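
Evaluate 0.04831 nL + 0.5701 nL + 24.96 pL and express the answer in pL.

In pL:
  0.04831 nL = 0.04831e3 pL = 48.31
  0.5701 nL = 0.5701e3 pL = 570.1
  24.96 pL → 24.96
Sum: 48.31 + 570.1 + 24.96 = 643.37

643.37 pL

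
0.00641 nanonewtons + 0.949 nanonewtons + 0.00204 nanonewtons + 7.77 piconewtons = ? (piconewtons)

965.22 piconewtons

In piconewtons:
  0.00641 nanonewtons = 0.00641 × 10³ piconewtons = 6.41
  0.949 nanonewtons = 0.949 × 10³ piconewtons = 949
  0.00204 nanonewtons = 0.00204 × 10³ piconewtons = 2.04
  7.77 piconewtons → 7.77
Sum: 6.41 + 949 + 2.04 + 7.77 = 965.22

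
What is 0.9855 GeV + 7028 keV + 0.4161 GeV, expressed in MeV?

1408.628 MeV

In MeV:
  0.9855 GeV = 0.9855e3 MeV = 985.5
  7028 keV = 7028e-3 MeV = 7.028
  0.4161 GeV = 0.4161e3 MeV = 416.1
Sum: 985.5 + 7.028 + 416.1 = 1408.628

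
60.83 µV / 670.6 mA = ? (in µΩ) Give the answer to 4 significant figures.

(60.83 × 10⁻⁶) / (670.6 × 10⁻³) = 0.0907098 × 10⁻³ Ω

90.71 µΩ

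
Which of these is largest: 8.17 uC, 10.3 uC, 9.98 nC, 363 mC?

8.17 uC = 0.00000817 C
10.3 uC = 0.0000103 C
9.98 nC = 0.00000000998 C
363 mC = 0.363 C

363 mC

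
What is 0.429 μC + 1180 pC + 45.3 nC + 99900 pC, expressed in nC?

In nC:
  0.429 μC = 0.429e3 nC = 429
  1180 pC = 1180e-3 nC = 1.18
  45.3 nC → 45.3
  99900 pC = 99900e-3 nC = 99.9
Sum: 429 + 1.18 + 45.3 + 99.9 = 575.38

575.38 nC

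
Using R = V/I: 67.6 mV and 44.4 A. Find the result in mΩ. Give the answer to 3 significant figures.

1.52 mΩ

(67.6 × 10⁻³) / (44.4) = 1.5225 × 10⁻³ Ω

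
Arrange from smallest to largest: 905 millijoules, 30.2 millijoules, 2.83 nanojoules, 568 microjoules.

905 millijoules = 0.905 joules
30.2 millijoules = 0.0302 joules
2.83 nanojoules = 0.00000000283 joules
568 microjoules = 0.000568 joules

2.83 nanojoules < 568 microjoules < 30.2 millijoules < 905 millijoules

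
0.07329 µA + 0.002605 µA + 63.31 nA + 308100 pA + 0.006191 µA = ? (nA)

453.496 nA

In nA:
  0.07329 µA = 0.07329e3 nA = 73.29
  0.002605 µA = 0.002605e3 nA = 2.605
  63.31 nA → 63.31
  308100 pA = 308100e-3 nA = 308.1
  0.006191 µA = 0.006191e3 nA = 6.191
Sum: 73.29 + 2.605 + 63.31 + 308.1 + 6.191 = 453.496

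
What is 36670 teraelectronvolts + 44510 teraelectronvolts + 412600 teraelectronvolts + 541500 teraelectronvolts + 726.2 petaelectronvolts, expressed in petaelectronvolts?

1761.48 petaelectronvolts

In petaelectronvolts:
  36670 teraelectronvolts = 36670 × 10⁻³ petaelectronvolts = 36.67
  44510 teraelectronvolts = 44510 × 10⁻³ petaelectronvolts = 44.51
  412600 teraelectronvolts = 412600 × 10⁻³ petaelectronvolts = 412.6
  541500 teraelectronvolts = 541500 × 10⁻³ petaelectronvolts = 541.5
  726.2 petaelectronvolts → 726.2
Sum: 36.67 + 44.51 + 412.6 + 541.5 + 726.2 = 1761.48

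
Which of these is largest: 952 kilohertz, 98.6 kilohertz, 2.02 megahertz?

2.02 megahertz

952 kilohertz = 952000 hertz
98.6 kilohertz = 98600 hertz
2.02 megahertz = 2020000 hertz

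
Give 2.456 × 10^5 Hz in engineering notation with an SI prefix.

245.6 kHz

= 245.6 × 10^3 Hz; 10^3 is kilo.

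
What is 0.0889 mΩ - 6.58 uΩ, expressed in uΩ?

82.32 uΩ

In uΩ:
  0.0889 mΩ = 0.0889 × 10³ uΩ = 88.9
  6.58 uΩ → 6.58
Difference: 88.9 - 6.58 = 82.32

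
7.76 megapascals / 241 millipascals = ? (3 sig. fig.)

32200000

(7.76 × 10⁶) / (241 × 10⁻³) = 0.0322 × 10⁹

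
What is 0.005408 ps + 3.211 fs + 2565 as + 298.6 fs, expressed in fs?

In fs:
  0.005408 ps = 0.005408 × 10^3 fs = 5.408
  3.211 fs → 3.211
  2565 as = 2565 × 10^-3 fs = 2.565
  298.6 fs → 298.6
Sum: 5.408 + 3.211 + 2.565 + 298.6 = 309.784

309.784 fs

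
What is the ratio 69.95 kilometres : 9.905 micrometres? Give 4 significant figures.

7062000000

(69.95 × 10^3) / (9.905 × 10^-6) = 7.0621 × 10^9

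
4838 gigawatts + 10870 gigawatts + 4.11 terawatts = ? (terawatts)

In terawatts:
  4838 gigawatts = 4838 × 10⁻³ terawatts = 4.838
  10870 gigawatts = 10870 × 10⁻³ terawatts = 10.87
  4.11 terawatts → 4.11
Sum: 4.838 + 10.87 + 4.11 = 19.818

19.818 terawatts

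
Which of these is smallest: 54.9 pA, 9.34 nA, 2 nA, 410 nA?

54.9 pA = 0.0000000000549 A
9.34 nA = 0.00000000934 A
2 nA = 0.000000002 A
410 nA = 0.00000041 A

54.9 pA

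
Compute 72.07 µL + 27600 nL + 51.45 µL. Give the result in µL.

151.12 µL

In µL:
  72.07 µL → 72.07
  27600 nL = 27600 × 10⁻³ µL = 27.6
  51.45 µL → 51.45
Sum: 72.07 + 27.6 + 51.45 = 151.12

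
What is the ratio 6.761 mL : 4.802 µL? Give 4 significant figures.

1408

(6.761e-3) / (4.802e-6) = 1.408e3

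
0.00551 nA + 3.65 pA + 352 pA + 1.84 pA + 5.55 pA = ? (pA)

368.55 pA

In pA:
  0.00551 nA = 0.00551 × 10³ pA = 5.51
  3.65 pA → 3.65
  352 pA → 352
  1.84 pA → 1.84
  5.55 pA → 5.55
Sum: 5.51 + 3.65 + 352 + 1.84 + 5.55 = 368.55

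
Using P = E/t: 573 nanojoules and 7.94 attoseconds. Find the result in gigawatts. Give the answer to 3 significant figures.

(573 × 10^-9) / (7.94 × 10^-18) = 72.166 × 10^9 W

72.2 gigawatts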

__________________________________________________

* **WHAT IS REQUIRED**
Copy out all of the records verbatim.

* **TASK SOLUTION**
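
Evaluate 0.04831 nL + 0.5701 nL + 24.96 pL and express the answer in pL.

In pL:
  0.04831 nL = 0.04831e3 pL = 48.31
  0.5701 nL = 0.5701e3 pL = 570.1
  24.96 pL → 24.96
Sum: 48.31 + 570.1 + 24.96 = 643.37

643.37 pL

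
0.00641 nanonewtons + 0.949 nanonewtons + 0.00204 nanonewtons + 7.77 piconewtons = ? (piconewtons)

965.22 piconewtons

In piconewtons:
  0.00641 nanonewtons = 0.00641 × 10³ piconewtons = 6.41
  0.949 nanonewtons = 0.949 × 10³ piconewtons = 949
  0.00204 nanonewtons = 0.00204 × 10³ piconewtons = 2.04
  7.77 piconewtons → 7.77
Sum: 6.41 + 949 + 2.04 + 7.77 = 965.22

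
What is 0.9855 GeV + 7028 keV + 0.4161 GeV, expressed in MeV?

1408.628 MeV

In MeV:
  0.9855 GeV = 0.9855e3 MeV = 985.5
  7028 keV = 7028e-3 MeV = 7.028
  0.4161 GeV = 0.4161e3 MeV = 416.1
Sum: 985.5 + 7.028 + 416.1 = 1408.628

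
60.83 µV / 670.6 mA = ? (in µΩ) Give the answer to 4 significant figures.

(60.83 × 10⁻⁶) / (670.6 × 10⁻³) = 0.0907098 × 10⁻³ Ω

90.71 µΩ

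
Which of these is largest: 8.17 uC, 10.3 uC, 9.98 nC, 363 mC?

8.17 uC = 0.00000817 C
10.3 uC = 0.0000103 C
9.98 nC = 0.00000000998 C
363 mC = 0.363 C

363 mC

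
What is 0.429 μC + 1180 pC + 45.3 nC + 99900 pC, expressed in nC?

In nC:
  0.429 μC = 0.429e3 nC = 429
  1180 pC = 1180e-3 nC = 1.18
  45.3 nC → 45.3
  99900 pC = 99900e-3 nC = 99.9
Sum: 429 + 1.18 + 45.3 + 99.9 = 575.38

575.38 nC

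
Using R = V/I: 67.6 mV and 44.4 A. Find the result in mΩ. Give the answer to 3 significant figures.

1.52 mΩ

(67.6 × 10⁻³) / (44.4) = 1.5225 × 10⁻³ Ω

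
Arrange from smallest to largest: 905 millijoules, 30.2 millijoules, 2.83 nanojoules, 568 microjoules.

905 millijoules = 0.905 joules
30.2 millijoules = 0.0302 joules
2.83 nanojoules = 0.00000000283 joules
568 microjoules = 0.000568 joules

2.83 nanojoules < 568 microjoules < 30.2 millijoules < 905 millijoules

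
0.07329 µA + 0.002605 µA + 63.31 nA + 308100 pA + 0.006191 µA = ? (nA)

453.496 nA

In nA:
  0.07329 µA = 0.07329e3 nA = 73.29
  0.002605 µA = 0.002605e3 nA = 2.605
  63.31 nA → 63.31
  308100 pA = 308100e-3 nA = 308.1
  0.006191 µA = 0.006191e3 nA = 6.191
Sum: 73.29 + 2.605 + 63.31 + 308.1 + 6.191 = 453.496

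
What is 36670 teraelectronvolts + 44510 teraelectronvolts + 412600 teraelectronvolts + 541500 teraelectronvolts + 726.2 petaelectronvolts, expressed in petaelectronvolts?

1761.48 petaelectronvolts

In petaelectronvolts:
  36670 teraelectronvolts = 36670 × 10⁻³ petaelectronvolts = 36.67
  44510 teraelectronvolts = 44510 × 10⁻³ petaelectronvolts = 44.51
  412600 teraelectronvolts = 412600 × 10⁻³ petaelectronvolts = 412.6
  541500 teraelectronvolts = 541500 × 10⁻³ petaelectronvolts = 541.5
  726.2 petaelectronvolts → 726.2
Sum: 36.67 + 44.51 + 412.6 + 541.5 + 726.2 = 1761.48

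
Which of these is largest: 952 kilohertz, 98.6 kilohertz, 2.02 megahertz?

2.02 megahertz

952 kilohertz = 952000 hertz
98.6 kilohertz = 98600 hertz
2.02 megahertz = 2020000 hertz

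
Give 2.456 × 10^5 Hz in engineering notation with an SI prefix.

245.6 kHz

= 245.6 × 10^3 Hz; 10^3 is kilo.

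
What is 0.0889 mΩ - 6.58 uΩ, expressed in uΩ?

82.32 uΩ

In uΩ:
  0.0889 mΩ = 0.0889 × 10³ uΩ = 88.9
  6.58 uΩ → 6.58
Difference: 88.9 - 6.58 = 82.32

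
7.76 megapascals / 241 millipascals = ? (3 sig. fig.)

32200000

(7.76 × 10⁶) / (241 × 10⁻³) = 0.0322 × 10⁹

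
What is 0.005408 ps + 3.211 fs + 2565 as + 298.6 fs, expressed in fs?

In fs:
  0.005408 ps = 0.005408 × 10^3 fs = 5.408
  3.211 fs → 3.211
  2565 as = 2565 × 10^-3 fs = 2.565
  298.6 fs → 298.6
Sum: 5.408 + 3.211 + 2.565 + 298.6 = 309.784

309.784 fs

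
What is the ratio 69.95 kilometres : 9.905 micrometres? Give 4 significant figures.

7062000000

(69.95 × 10^3) / (9.905 × 10^-6) = 7.0621 × 10^9

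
4838 gigawatts + 10870 gigawatts + 4.11 terawatts = ? (terawatts)

In terawatts:
  4838 gigawatts = 4838 × 10⁻³ terawatts = 4.838
  10870 gigawatts = 10870 × 10⁻³ terawatts = 10.87
  4.11 terawatts → 4.11
Sum: 4.838 + 10.87 + 4.11 = 19.818

19.818 terawatts

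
Which of these is smallest: 54.9 pA, 9.34 nA, 2 nA, 410 nA?

54.9 pA = 0.0000000000549 A
9.34 nA = 0.00000000934 A
2 nA = 0.000000002 A
410 nA = 0.00000041 A

54.9 pA

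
Compute 72.07 µL + 27600 nL + 51.45 µL. Give the result in µL.

151.12 µL

In µL:
  72.07 µL → 72.07
  27600 nL = 27600 × 10⁻³ µL = 27.6
  51.45 µL → 51.45
Sum: 72.07 + 27.6 + 51.45 = 151.12

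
What is the ratio 6.761 mL : 4.802 µL? Give 4 significant figures.

1408

(6.761e-3) / (4.802e-6) = 1.408e3

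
0.00551 nA + 3.65 pA + 352 pA + 1.84 pA + 5.55 pA = ? (pA)

368.55 pA

In pA:
  0.00551 nA = 0.00551 × 10³ pA = 5.51
  3.65 pA → 3.65
  352 pA → 352
  1.84 pA → 1.84
  5.55 pA → 5.55
Sum: 5.51 + 3.65 + 352 + 1.84 + 5.55 = 368.55

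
Using P = E/t: 573 nanojoules and 7.94 attoseconds. Find the result in gigawatts. Give the answer to 3 significant figures.

(573 × 10^-9) / (7.94 × 10^-18) = 72.166 × 10^9 W

72.2 gigawatts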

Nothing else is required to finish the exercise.